* _Problem description_
Beginning with the line that has "[1, 21, 41, 61, 81] -> S_i = 1 + 20*i", please write out each remaining line of the listing below, word for word.

* _Exercise data_

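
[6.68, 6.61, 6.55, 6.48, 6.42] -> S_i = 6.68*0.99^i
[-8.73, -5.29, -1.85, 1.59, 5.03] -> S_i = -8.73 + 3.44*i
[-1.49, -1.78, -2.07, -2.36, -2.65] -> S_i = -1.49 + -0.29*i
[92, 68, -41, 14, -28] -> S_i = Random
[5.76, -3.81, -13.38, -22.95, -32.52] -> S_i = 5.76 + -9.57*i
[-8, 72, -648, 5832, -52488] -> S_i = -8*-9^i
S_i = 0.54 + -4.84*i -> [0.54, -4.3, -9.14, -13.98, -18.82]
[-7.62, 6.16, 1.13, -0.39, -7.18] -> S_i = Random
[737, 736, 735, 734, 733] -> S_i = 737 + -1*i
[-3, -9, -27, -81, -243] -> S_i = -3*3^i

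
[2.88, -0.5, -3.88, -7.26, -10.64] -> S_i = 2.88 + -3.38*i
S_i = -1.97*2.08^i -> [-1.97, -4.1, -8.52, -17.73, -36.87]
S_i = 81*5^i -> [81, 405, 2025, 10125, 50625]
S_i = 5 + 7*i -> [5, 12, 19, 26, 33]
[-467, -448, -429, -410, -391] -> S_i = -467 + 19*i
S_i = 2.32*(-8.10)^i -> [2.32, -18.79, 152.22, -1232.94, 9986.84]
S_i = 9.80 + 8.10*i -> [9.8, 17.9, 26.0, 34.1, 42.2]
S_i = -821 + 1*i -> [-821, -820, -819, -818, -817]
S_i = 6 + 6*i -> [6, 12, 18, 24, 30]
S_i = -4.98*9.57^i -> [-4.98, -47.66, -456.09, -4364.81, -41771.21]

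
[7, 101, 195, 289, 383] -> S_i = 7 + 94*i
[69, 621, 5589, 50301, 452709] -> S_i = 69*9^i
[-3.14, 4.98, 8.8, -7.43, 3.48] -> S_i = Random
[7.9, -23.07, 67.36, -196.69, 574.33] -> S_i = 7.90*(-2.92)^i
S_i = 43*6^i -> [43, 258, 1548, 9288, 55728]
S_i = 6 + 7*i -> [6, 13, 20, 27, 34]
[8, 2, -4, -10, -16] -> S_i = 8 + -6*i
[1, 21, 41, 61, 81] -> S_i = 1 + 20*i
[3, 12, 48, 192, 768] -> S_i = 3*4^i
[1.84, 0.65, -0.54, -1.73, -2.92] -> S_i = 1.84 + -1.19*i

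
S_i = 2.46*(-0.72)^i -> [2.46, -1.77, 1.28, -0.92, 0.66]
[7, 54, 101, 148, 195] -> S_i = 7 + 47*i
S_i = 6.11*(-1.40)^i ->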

* _Output below_
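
[1, 21, 41, 61, 81] -> S_i = 1 + 20*i
[3, 12, 48, 192, 768] -> S_i = 3*4^i
[1.84, 0.65, -0.54, -1.73, -2.92] -> S_i = 1.84 + -1.19*i

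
S_i = 2.46*(-0.72)^i -> [2.46, -1.77, 1.28, -0.92, 0.66]
[7, 54, 101, 148, 195] -> S_i = 7 + 47*i
S_i = 6.11*(-1.40)^i ->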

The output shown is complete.